== Activity ==
Would you return every entry, exactly as it is written?

Collected data:
----

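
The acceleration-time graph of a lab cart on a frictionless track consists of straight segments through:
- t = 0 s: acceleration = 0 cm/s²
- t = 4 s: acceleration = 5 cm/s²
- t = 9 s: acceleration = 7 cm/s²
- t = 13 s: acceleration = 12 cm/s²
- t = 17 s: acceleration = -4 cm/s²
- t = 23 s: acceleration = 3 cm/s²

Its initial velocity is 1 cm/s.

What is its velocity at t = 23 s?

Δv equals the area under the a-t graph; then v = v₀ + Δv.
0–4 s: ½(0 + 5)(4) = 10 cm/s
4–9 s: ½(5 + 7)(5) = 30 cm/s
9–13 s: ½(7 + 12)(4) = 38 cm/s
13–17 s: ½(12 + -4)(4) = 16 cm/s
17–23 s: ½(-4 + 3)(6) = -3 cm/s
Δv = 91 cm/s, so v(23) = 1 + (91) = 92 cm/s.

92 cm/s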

----

== Answer box ==
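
The acceleration-time graph of a lab cart on a frictionless track consists of straight segments through:
- t = 0 s: acceleration = 0 cm/s²
- t = 4 s: acceleration = 5 cm/s²
- t = 9 s: acceleration = 7 cm/s²
- t = 13 s: acceleration = 12 cm/s²
- t = 17 s: acceleration = -4 cm/s²
- t = 23 s: acceleration = 3 cm/s²

Its initial velocity is 1 cm/s.

What is its velocity at t = 23 s?

Δv equals the area under the a-t graph; then v = v₀ + Δv.
0–4 s: ½(0 + 5)(4) = 10 cm/s
4–9 s: ½(5 + 7)(5) = 30 cm/s
9–13 s: ½(7 + 12)(4) = 38 cm/s
13–17 s: ½(12 + -4)(4) = 16 cm/s
17–23 s: ½(-4 + 3)(6) = -3 cm/s
Δv = 91 cm/s, so v(23) = 1 + (91) = 92 cm/s.

92 cm/s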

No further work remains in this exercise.